REQUIRED ACTION — Reproduce exactly the lines from the one containing "Consider a planar convex part with 4" through the last line of the data, both ends included.

DATA TO EXAMINE START

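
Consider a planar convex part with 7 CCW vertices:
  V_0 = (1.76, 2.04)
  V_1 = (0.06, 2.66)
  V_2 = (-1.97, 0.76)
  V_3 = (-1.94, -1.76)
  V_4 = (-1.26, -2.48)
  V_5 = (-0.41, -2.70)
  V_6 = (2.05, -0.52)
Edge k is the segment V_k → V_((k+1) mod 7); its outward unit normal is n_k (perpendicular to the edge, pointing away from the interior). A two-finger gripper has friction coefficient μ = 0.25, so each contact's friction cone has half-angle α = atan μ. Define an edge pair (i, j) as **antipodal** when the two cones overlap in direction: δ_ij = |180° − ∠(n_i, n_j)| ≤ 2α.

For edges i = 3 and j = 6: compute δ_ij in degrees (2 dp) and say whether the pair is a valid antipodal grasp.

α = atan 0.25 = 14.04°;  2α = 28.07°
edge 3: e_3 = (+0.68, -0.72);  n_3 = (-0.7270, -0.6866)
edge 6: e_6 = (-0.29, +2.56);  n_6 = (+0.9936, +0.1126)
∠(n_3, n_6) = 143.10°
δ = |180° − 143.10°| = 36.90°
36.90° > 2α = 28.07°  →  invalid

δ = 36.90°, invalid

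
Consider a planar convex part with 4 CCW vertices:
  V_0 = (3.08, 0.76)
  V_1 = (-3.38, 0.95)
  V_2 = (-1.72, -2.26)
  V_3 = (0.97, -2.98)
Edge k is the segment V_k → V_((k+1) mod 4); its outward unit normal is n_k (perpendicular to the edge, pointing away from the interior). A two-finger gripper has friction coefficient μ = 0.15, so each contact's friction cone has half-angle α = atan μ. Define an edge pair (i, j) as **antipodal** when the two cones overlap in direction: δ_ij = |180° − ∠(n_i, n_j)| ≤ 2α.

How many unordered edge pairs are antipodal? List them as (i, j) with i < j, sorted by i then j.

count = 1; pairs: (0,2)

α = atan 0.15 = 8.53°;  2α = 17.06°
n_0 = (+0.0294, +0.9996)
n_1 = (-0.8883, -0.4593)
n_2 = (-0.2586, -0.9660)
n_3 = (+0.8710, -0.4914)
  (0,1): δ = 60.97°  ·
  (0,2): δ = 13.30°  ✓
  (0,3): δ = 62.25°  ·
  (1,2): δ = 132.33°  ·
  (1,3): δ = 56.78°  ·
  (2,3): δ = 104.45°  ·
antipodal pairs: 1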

DATA TO EXAMINE END

WRITTEN ANSWER —
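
Consider a planar convex part with 4 CCW vertices:
  V_0 = (3.08, 0.76)
  V_1 = (-3.38, 0.95)
  V_2 = (-1.72, -2.26)
  V_3 = (0.97, -2.98)
Edge k is the segment V_k → V_((k+1) mod 4); its outward unit normal is n_k (perpendicular to the edge, pointing away from the interior). A two-finger gripper has friction coefficient μ = 0.15, so each contact's friction cone has half-angle α = atan μ. Define an edge pair (i, j) as **antipodal** when the two cones overlap in direction: δ_ij = |180° − ∠(n_i, n_j)| ≤ 2α.

How many unordered edge pairs are antipodal? List them as (i, j) with i < j, sorted by i then j.

count = 1; pairs: (0,2)

α = atan 0.15 = 8.53°;  2α = 17.06°
n_0 = (+0.0294, +0.9996)
n_1 = (-0.8883, -0.4593)
n_2 = (-0.2586, -0.9660)
n_3 = (+0.8710, -0.4914)
  (0,1): δ = 60.97°  ·
  (0,2): δ = 13.30°  ✓
  (0,3): δ = 62.25°  ·
  (1,2): δ = 132.33°  ·
  (1,3): δ = 56.78°  ·
  (2,3): δ = 104.45°  ·
antipodal pairs: 1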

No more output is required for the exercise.